▶ _Brief_: Starting with the first line of the records, write out each line exactly until you have included the line containing "TP-A at (558, 1405)".

────────

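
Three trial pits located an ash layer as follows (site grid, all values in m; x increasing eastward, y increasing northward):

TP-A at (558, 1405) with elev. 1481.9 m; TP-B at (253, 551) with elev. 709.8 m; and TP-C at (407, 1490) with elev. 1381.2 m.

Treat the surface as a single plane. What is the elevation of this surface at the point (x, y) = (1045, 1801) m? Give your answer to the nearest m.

Two edge vectors: TP-A→TP-B = (-305, -854, -772.1), TP-A→TP-C = (-151, 85, -100.7).
Normal n = (TP-A→TP-B) × (TP-A→TP-C) = (151626.3, 85873.6, -154879).
So ∂z/∂x = −n_x/n_z = 0.97900 and ∂z/∂y = −n_y/n_z = 0.55446.
Intercept c from TP-A: 1481.9 − 546.28 − 779.01 = 156.61.
At (1045, 1801): z = 1023.1 + 998.6 + 156.61 = 2178.2 m.

2178 m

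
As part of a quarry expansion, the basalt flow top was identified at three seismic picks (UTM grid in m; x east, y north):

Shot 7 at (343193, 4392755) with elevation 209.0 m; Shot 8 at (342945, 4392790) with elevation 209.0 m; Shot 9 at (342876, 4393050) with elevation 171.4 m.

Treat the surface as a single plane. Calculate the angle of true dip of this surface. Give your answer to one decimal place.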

────────

▶ _Task output_:
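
Three trial pits located an ash layer as follows (site grid, all values in m; x increasing eastward, y increasing northward):

TP-A at (558, 1405) with elev. 1481.9 m; TP-B at (253, 551) with elev. 709.8 m; and TP-C at (407, 1490) with elev. 1381.2 m.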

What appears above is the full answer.